EXERCISE INPUT:

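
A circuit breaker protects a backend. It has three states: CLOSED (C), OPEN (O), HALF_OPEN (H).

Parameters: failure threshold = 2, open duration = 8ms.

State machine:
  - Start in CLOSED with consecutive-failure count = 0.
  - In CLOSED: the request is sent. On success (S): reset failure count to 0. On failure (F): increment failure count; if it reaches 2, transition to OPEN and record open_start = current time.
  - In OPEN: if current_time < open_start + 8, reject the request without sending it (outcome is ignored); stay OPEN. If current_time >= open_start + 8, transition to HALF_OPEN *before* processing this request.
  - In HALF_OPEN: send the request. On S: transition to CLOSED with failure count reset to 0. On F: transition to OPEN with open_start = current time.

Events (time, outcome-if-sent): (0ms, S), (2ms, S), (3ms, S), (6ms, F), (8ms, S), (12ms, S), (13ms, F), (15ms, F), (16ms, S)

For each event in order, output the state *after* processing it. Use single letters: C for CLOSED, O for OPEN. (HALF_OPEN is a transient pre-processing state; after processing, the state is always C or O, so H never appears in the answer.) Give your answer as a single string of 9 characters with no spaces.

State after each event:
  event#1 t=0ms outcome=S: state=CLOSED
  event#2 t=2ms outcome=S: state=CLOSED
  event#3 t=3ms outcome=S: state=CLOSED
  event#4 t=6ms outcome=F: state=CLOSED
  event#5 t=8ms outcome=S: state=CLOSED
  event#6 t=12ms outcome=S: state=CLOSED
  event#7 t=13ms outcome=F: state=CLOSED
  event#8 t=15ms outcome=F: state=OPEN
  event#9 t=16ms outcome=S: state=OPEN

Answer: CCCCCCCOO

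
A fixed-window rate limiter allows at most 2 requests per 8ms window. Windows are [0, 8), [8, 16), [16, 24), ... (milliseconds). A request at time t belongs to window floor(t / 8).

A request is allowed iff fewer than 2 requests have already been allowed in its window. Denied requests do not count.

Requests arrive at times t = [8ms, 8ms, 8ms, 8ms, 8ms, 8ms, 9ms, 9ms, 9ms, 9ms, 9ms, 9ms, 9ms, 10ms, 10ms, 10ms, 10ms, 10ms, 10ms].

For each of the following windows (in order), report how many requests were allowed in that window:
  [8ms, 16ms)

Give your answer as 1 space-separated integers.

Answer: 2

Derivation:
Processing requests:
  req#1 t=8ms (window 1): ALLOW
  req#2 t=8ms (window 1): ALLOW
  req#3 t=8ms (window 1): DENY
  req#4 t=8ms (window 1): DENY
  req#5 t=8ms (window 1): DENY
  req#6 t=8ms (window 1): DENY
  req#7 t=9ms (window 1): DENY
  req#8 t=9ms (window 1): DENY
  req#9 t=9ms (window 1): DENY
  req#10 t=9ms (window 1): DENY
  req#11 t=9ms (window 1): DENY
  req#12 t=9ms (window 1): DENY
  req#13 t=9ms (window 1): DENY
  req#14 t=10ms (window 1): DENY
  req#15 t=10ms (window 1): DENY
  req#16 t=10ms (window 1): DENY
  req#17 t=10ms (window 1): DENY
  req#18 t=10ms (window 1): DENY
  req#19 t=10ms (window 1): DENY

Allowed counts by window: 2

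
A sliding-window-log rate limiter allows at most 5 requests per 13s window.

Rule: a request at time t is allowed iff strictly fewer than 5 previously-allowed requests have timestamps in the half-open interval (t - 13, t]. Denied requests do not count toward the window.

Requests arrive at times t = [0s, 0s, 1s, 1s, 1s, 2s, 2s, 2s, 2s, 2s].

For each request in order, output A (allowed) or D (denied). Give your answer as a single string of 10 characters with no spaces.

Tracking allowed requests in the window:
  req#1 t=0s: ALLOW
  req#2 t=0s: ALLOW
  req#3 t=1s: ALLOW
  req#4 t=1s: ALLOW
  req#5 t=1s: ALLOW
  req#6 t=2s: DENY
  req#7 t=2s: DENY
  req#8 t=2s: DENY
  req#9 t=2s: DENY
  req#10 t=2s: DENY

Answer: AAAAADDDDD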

AIM OF THE TASK:
Give back all of the data exactly, with every line intact.

EXPECTED ANSWER:
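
A circuit breaker protects a backend. It has three states: CLOSED (C), OPEN (O), HALF_OPEN (H).

Parameters: failure threshold = 2, open duration = 8ms.

State machine:
  - Start in CLOSED with consecutive-failure count = 0.
  - In CLOSED: the request is sent. On success (S): reset failure count to 0. On failure (F): increment failure count; if it reaches 2, transition to OPEN and record open_start = current time.
  - In OPEN: if current_time < open_start + 8, reject the request without sending it (outcome is ignored); stay OPEN. If current_time >= open_start + 8, transition to HALF_OPEN *before* processing this request.
  - In HALF_OPEN: send the request. On S: transition to CLOSED with failure count reset to 0. On F: transition to OPEN with open_start = current time.

Events (time, outcome-if-sent): (0ms, S), (2ms, S), (3ms, S), (6ms, F), (8ms, S), (12ms, S), (13ms, F), (15ms, F), (16ms, S)

For each event in order, output the state *after* processing it. Use single letters: C for CLOSED, O for OPEN. (HALF_OPEN is a transient pre-processing state; after processing, the state is always C or O, so H never appears in the answer.) Give your answer as a single string of 9 characters with no spaces.

State after each event:
  event#1 t=0ms outcome=S: state=CLOSED
  event#2 t=2ms outcome=S: state=CLOSED
  event#3 t=3ms outcome=S: state=CLOSED
  event#4 t=6ms outcome=F: state=CLOSED
  event#5 t=8ms outcome=S: state=CLOSED
  event#6 t=12ms outcome=S: state=CLOSED
  event#7 t=13ms outcome=F: state=CLOSED
  event#8 t=15ms outcome=F: state=OPEN
  event#9 t=16ms outcome=S: state=OPEN

Answer: CCCCCCCOO

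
A fixed-window rate limiter allows at most 2 requests per 8ms window. Windows are [0, 8), [8, 16), [16, 24), ... (milliseconds). A request at time t belongs to window floor(t / 8).

A request is allowed iff fewer than 2 requests have already been allowed in its window. Denied requests do not count.

Requests arrive at times t = [8ms, 8ms, 8ms, 8ms, 8ms, 8ms, 9ms, 9ms, 9ms, 9ms, 9ms, 9ms, 9ms, 10ms, 10ms, 10ms, 10ms, 10ms, 10ms].

For each of the following windows (in order), report how many requests were allowed in that window:
  [8ms, 16ms)

Give your answer as 1 space-separated integers.

Answer: 2

Derivation:
Processing requests:
  req#1 t=8ms (window 1): ALLOW
  req#2 t=8ms (window 1): ALLOW
  req#3 t=8ms (window 1): DENY
  req#4 t=8ms (window 1): DENY
  req#5 t=8ms (window 1): DENY
  req#6 t=8ms (window 1): DENY
  req#7 t=9ms (window 1): DENY
  req#8 t=9ms (window 1): DENY
  req#9 t=9ms (window 1): DENY
  req#10 t=9ms (window 1): DENY
  req#11 t=9ms (window 1): DENY
  req#12 t=9ms (window 1): DENY
  req#13 t=9ms (window 1): DENY
  req#14 t=10ms (window 1): DENY
  req#15 t=10ms (window 1): DENY
  req#16 t=10ms (window 1): DENY
  req#17 t=10ms (window 1): DENY
  req#18 t=10ms (window 1): DENY
  req#19 t=10ms (window 1): DENY

Allowed counts by window: 2

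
A sliding-window-log rate limiter allows at most 5 requests per 13s window.

Rule: a request at time t is allowed iff strictly fewer than 5 previously-allowed requests have timestamps in the half-open interval (t - 13, t]. Denied requests do not count toward the window.

Requests arrive at times t = [0s, 0s, 1s, 1s, 1s, 2s, 2s, 2s, 2s, 2s].

For each request in order, output A (allowed) or D (denied). Give your answer as a single string of 10 characters with no spaces.

Tracking allowed requests in the window:
  req#1 t=0s: ALLOW
  req#2 t=0s: ALLOW
  req#3 t=1s: ALLOW
  req#4 t=1s: ALLOW
  req#5 t=1s: ALLOW
  req#6 t=2s: DENY
  req#7 t=2s: DENY
  req#8 t=2s: DENY
  req#9 t=2s: DENY
  req#10 t=2s: DENY

Answer: AAAAADDDDD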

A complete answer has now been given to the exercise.